= WHAT YOU ARE ASKED TO DO =
The data below is to be output in full, unchanged.

= Records contained in a dataset =
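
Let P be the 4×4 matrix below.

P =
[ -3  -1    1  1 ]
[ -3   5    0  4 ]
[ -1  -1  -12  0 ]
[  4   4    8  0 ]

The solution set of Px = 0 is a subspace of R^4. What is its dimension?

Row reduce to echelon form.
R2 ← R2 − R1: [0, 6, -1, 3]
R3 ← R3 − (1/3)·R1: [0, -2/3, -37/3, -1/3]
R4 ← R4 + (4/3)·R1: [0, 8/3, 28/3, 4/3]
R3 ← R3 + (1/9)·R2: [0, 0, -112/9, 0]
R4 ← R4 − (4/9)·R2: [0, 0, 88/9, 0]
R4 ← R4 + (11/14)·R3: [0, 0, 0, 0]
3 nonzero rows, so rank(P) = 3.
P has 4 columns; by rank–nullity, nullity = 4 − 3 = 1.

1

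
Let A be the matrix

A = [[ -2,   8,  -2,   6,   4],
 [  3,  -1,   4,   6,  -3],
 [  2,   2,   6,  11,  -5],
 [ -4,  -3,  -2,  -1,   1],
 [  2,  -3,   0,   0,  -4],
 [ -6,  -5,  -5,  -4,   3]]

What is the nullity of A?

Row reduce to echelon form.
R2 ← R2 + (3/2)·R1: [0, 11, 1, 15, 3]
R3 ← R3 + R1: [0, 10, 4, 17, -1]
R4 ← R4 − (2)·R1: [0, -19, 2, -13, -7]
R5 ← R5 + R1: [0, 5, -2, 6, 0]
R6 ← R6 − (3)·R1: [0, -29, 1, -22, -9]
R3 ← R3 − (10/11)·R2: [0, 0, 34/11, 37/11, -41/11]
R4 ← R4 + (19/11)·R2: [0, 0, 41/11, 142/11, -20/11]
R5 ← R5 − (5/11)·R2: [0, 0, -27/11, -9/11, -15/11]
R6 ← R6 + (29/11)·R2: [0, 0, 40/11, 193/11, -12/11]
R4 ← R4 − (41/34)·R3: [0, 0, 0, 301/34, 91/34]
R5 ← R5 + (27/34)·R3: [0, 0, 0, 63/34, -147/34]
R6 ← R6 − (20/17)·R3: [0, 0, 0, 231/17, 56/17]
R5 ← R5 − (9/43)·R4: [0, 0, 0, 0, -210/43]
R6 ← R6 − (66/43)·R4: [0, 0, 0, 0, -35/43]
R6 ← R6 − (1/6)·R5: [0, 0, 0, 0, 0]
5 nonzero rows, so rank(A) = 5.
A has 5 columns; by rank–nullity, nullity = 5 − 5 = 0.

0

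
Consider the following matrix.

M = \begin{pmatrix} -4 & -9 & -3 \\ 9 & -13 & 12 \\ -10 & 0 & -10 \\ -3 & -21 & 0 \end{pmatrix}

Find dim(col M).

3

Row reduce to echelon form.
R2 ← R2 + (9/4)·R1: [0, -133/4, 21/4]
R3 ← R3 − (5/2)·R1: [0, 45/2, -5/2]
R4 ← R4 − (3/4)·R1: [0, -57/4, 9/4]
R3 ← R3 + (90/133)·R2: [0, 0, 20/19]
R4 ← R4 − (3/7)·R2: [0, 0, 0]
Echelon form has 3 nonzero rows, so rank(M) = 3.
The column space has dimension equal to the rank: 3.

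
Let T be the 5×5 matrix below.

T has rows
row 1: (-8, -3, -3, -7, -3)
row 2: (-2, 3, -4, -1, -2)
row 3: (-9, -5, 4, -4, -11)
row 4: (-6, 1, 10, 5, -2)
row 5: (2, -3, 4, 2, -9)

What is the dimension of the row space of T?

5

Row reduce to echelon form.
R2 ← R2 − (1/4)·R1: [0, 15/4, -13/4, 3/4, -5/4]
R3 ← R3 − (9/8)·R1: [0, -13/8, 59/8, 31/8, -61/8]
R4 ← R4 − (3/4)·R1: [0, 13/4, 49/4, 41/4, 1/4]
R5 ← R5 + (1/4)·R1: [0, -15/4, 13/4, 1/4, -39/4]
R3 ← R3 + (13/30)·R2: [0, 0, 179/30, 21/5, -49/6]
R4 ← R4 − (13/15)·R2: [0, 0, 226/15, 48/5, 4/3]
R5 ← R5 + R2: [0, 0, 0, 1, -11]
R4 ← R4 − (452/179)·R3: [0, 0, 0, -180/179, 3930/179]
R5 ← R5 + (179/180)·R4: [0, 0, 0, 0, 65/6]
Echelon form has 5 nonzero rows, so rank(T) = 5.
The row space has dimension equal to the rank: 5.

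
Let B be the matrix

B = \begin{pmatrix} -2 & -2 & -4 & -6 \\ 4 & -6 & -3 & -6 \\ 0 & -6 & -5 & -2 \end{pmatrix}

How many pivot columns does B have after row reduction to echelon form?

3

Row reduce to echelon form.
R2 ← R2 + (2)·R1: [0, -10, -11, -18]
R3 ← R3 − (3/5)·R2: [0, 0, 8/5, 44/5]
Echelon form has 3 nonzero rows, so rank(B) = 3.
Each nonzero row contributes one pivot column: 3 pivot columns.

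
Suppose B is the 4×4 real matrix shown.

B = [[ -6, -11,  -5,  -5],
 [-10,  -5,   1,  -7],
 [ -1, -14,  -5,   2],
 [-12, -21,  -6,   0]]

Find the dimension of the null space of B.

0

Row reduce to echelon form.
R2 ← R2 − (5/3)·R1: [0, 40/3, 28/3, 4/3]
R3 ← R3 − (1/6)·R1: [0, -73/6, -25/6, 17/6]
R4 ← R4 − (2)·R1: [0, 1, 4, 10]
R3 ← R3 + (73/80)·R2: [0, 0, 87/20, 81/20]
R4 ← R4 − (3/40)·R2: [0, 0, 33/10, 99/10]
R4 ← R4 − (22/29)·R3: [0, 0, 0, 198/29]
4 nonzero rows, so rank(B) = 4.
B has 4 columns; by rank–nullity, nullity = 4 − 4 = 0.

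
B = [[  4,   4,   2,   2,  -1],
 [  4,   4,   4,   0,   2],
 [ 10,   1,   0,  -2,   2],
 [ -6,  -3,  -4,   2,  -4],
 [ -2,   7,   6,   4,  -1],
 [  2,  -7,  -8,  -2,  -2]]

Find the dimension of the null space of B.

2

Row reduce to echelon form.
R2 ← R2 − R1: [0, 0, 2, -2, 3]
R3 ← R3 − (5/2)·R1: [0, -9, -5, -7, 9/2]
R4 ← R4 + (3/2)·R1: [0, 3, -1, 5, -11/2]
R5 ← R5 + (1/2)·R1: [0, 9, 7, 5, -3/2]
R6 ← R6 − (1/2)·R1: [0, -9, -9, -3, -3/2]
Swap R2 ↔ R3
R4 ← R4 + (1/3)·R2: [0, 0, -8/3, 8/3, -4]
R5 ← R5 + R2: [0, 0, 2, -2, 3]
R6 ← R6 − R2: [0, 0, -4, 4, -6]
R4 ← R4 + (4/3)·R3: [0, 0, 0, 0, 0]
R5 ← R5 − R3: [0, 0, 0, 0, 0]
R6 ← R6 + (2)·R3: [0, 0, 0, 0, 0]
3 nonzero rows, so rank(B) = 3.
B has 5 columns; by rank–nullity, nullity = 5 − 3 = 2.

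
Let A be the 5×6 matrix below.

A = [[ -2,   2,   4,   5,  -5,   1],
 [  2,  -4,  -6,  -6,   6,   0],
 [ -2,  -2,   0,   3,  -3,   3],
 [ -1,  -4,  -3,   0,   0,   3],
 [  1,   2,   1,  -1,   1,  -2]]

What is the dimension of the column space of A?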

= SOLUTION FOR THIS TASK =
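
Let P be the 4×4 matrix below.

P =
[ -3  -1    1  1 ]
[ -3   5    0  4 ]
[ -1  -1  -12  0 ]
[  4   4    8  0 ]

The solution set of Px = 0 is a subspace of R^4. What is its dimension?

Row reduce to echelon form.
R2 ← R2 − R1: [0, 6, -1, 3]
R3 ← R3 − (1/3)·R1: [0, -2/3, -37/3, -1/3]
R4 ← R4 + (4/3)·R1: [0, 8/3, 28/3, 4/3]
R3 ← R3 + (1/9)·R2: [0, 0, -112/9, 0]
R4 ← R4 − (4/9)·R2: [0, 0, 88/9, 0]
R4 ← R4 + (11/14)·R3: [0, 0, 0, 0]
3 nonzero rows, so rank(P) = 3.
P has 4 columns; by rank–nullity, nullity = 4 − 3 = 1.

1

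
Let A be the matrix

A = [[ -2,   8,  -2,   6,   4],
 [  3,  -1,   4,   6,  -3],
 [  2,   2,   6,  11,  -5],
 [ -4,  -3,  -2,  -1,   1],
 [  2,  -3,   0,   0,  -4],
 [ -6,  -5,  -5,  -4,   3]]

What is the nullity of A?

Row reduce to echelon form.
R2 ← R2 + (3/2)·R1: [0, 11, 1, 15, 3]
R3 ← R3 + R1: [0, 10, 4, 17, -1]
R4 ← R4 − (2)·R1: [0, -19, 2, -13, -7]
R5 ← R5 + R1: [0, 5, -2, 6, 0]
R6 ← R6 − (3)·R1: [0, -29, 1, -22, -9]
R3 ← R3 − (10/11)·R2: [0, 0, 34/11, 37/11, -41/11]
R4 ← R4 + (19/11)·R2: [0, 0, 41/11, 142/11, -20/11]
R5 ← R5 − (5/11)·R2: [0, 0, -27/11, -9/11, -15/11]
R6 ← R6 + (29/11)·R2: [0, 0, 40/11, 193/11, -12/11]
R4 ← R4 − (41/34)·R3: [0, 0, 0, 301/34, 91/34]
R5 ← R5 + (27/34)·R3: [0, 0, 0, 63/34, -147/34]
R6 ← R6 − (20/17)·R3: [0, 0, 0, 231/17, 56/17]
R5 ← R5 − (9/43)·R4: [0, 0, 0, 0, -210/43]
R6 ← R6 − (66/43)·R4: [0, 0, 0, 0, -35/43]
R6 ← R6 − (1/6)·R5: [0, 0, 0, 0, 0]
5 nonzero rows, so rank(A) = 5.
A has 5 columns; by rank–nullity, nullity = 5 − 5 = 0.

0

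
Consider the following matrix.

M = \begin{pmatrix} -4 & -9 & -3 \\ 9 & -13 & 12 \\ -10 & 0 & -10 \\ -3 & -21 & 0 \end{pmatrix}

Find dim(col M).

3

Row reduce to echelon form.
R2 ← R2 + (9/4)·R1: [0, -133/4, 21/4]
R3 ← R3 − (5/2)·R1: [0, 45/2, -5/2]
R4 ← R4 − (3/4)·R1: [0, -57/4, 9/4]
R3 ← R3 + (90/133)·R2: [0, 0, 20/19]
R4 ← R4 − (3/7)·R2: [0, 0, 0]
Echelon form has 3 nonzero rows, so rank(M) = 3.
The column space has dimension equal to the rank: 3.

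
Let T be the 5×5 matrix below.

T has rows
row 1: (-8, -3, -3, -7, -3)
row 2: (-2, 3, -4, -1, -2)
row 3: (-9, -5, 4, -4, -11)
row 4: (-6, 1, 10, 5, -2)
row 5: (2, -3, 4, 2, -9)

What is the dimension of the row space of T?

5

Row reduce to echelon form.
R2 ← R2 − (1/4)·R1: [0, 15/4, -13/4, 3/4, -5/4]
R3 ← R3 − (9/8)·R1: [0, -13/8, 59/8, 31/8, -61/8]
R4 ← R4 − (3/4)·R1: [0, 13/4, 49/4, 41/4, 1/4]
R5 ← R5 + (1/4)·R1: [0, -15/4, 13/4, 1/4, -39/4]
R3 ← R3 + (13/30)·R2: [0, 0, 179/30, 21/5, -49/6]
R4 ← R4 − (13/15)·R2: [0, 0, 226/15, 48/5, 4/3]
R5 ← R5 + R2: [0, 0, 0, 1, -11]
R4 ← R4 − (452/179)·R3: [0, 0, 0, -180/179, 3930/179]
R5 ← R5 + (179/180)·R4: [0, 0, 0, 0, 65/6]
Echelon form has 5 nonzero rows, so rank(T) = 5.
The row space has dimension equal to the rank: 5.

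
Let B be the matrix

B = \begin{pmatrix} -2 & -2 & -4 & -6 \\ 4 & -6 & -3 & -6 \\ 0 & -6 & -5 & -2 \end{pmatrix}

How many pivot columns does B have after row reduction to echelon form?

3

Row reduce to echelon form.
R2 ← R2 + (2)·R1: [0, -10, -11, -18]
R3 ← R3 − (3/5)·R2: [0, 0, 8/5, 44/5]
Echelon form has 3 nonzero rows, so rank(B) = 3.
Each nonzero row contributes one pivot column: 3 pivot columns.

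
Suppose B is the 4×4 real matrix shown.

B = [[ -6, -11,  -5,  -5],
 [-10,  -5,   1,  -7],
 [ -1, -14,  -5,   2],
 [-12, -21,  -6,   0]]

Find the dimension of the null space of B.

0

Row reduce to echelon form.
R2 ← R2 − (5/3)·R1: [0, 40/3, 28/3, 4/3]
R3 ← R3 − (1/6)·R1: [0, -73/6, -25/6, 17/6]
R4 ← R4 − (2)·R1: [0, 1, 4, 10]
R3 ← R3 + (73/80)·R2: [0, 0, 87/20, 81/20]
R4 ← R4 − (3/40)·R2: [0, 0, 33/10, 99/10]
R4 ← R4 − (22/29)·R3: [0, 0, 0, 198/29]
4 nonzero rows, so rank(B) = 4.
B has 4 columns; by rank–nullity, nullity = 4 − 4 = 0.

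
B = [[  4,   4,   2,   2,  -1],
 [  4,   4,   4,   0,   2],
 [ 10,   1,   0,  -2,   2],
 [ -6,  -3,  -4,   2,  -4],
 [ -2,   7,   6,   4,  -1],
 [  2,  -7,  -8,  -2,  -2]]

Find the dimension of the null space of B.

2

Row reduce to echelon form.
R2 ← R2 − R1: [0, 0, 2, -2, 3]
R3 ← R3 − (5/2)·R1: [0, -9, -5, -7, 9/2]
R4 ← R4 + (3/2)·R1: [0, 3, -1, 5, -11/2]
R5 ← R5 + (1/2)·R1: [0, 9, 7, 5, -3/2]
R6 ← R6 − (1/2)·R1: [0, -9, -9, -3, -3/2]
Swap R2 ↔ R3
R4 ← R4 + (1/3)·R2: [0, 0, -8/3, 8/3, -4]
R5 ← R5 + R2: [0, 0, 2, -2, 3]
R6 ← R6 − R2: [0, 0, -4, 4, -6]
R4 ← R4 + (4/3)·R3: [0, 0, 0, 0, 0]
R5 ← R5 − R3: [0, 0, 0, 0, 0]
R6 ← R6 + (2)·R3: [0, 0, 0, 0, 0]
3 nonzero rows, so rank(B) = 3.
B has 5 columns; by rank–nullity, nullity = 5 − 3 = 2.

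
Let A be the 5×6 matrix below.

A = [[ -2,   2,   4,   5,  -5,   1],
 [  2,  -4,  -6,  -6,   6,   0],
 [ -2,  -2,   0,   3,  -3,   3],
 [ -1,  -4,  -3,   0,   0,   3],
 [  1,   2,   1,  -1,   1,  -2]]

What is the dimension of the column space of A?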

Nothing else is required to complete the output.